+++ Material provided

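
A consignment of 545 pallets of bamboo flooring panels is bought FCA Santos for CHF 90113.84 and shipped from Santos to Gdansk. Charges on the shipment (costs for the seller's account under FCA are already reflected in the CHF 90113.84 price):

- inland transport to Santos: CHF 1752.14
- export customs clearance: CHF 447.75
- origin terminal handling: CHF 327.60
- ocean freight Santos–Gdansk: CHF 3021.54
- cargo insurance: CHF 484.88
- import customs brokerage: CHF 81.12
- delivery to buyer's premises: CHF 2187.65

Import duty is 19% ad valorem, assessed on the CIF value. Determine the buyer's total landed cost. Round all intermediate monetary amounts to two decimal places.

FCA: the seller delivers export-cleared goods to the carrier; the buyer bears costs from that point.
Already in the invoice (seller's account under FCA): inland to port, export clearance — exclude.
CIF value = FCA price + origin terminal + freight + insurance = 90113.84 + 327.60 + 3021.54 + 484.88 = 93947.86
Import duty = 93947.86 × 19% = 17850.09
Buyer bears: origin terminal 327.60 + freight 3021.54 + insurance 484.88 + brokerage 81.12 + delivery 2187.65 + duty 17850.09 = 23952.88
Landed cost = invoice 90113.84 + 23952.88 = 114066.72

Total landed cost: CHF 114066.72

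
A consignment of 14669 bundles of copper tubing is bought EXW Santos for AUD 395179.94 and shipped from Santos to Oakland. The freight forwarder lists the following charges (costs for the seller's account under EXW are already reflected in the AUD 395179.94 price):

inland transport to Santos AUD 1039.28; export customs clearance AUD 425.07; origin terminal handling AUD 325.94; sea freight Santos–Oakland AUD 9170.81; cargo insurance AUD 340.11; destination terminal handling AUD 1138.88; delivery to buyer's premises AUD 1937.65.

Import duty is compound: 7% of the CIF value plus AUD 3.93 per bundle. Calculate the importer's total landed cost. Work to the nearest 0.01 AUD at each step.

EXW: the seller makes goods available at their premises; the buyer bears all onward costs.
CIF value = EXW price + inland to port + export clearance + origin terminal + freight + insurance = 395179.94 + 1039.28 + 425.07 + 325.94 + 9170.81 + 340.11 = 406481.15
Ad valorem component: 406481.15 × 7% = 28453.68
Specific component: 14669 × 3.93 = 57649.17
Import duty = 28453.68 + 57649.17 = 86102.85
Buyer bears: inland to port 1039.28 + export clearance 425.07 + origin terminal 325.94 + freight 9170.81 + insurance 340.11 + destination terminal 1138.88 + delivery 1937.65 + duty 86102.85 = 100480.59
Landed cost = invoice 395179.94 + 100480.59 = 495660.53

Total landed cost: AUD 495660.53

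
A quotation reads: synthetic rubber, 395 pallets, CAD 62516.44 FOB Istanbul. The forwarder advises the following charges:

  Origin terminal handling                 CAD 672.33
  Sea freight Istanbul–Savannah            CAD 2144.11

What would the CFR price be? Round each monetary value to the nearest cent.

CFR price: CAD 64660.55

Not relevant to the conversion: origin terminal — on the seller under both FOB and CFR; already in the FOB price and stays in the CFR price.
From FOB to CFR, the seller additionally bears: freight.
CFR price = 62516.44 + 2144.11 = 64660.55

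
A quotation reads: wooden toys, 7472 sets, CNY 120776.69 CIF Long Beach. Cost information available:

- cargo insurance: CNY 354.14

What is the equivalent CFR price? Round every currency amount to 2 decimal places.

From CIF to CFR, the seller no longer bears: insurance.
CFR price = 120776.69 − 354.14 = 120422.55

CFR price: CNY 120422.55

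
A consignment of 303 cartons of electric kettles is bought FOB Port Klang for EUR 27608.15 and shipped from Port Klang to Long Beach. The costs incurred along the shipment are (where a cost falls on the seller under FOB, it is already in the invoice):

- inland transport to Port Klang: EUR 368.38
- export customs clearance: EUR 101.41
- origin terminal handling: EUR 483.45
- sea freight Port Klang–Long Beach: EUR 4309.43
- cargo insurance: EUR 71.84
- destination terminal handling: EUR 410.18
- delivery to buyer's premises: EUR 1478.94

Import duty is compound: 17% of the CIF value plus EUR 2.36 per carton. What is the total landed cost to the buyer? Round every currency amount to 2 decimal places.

Total landed cost: EUR 40031.82

FOB: the seller bears costs until goods are on board at the origin port; the buyer bears freight, insurance and all costs thereafter.
Already in the invoice (seller's account under FOB): inland to port, export clearance, origin terminal — exclude.
CIF value = FOB price + freight + insurance = 27608.15 + 4309.43 + 71.84 = 31989.42
Ad valorem component: 31989.42 × 17% = 5438.20
Specific component: 303 × 2.36 = 715.08
Import duty = 5438.20 + 715.08 = 6153.28
Buyer bears: freight 4309.43 + insurance 71.84 + destination terminal 410.18 + delivery 1478.94 + duty 6153.28 = 12423.67
Landed cost = invoice 27608.15 + 12423.67 = 40031.82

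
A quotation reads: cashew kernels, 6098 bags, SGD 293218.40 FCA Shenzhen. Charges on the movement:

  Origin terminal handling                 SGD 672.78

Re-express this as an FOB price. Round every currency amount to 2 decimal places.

From FCA to FOB, the seller additionally bears: origin terminal.
FOB price = 293218.40 + 672.78 = 293891.18

FOB price: SGD 293891.18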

++++++

Work order — Go through the listing above and return each line that includes the word "pallets".

Response —
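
A consignment of 545 pallets of bamboo flooring panels is bought FCA Santos for CHF 90113.84 and shipped from Santos to Gdansk. Charges on the shipment (costs for the seller's account under FCA are already reflected in the CHF 90113.84 price):
A quotation reads: synthetic rubber, 395 pallets, CAD 62516.44 FOB Istanbul. The forwarder advises the following charges: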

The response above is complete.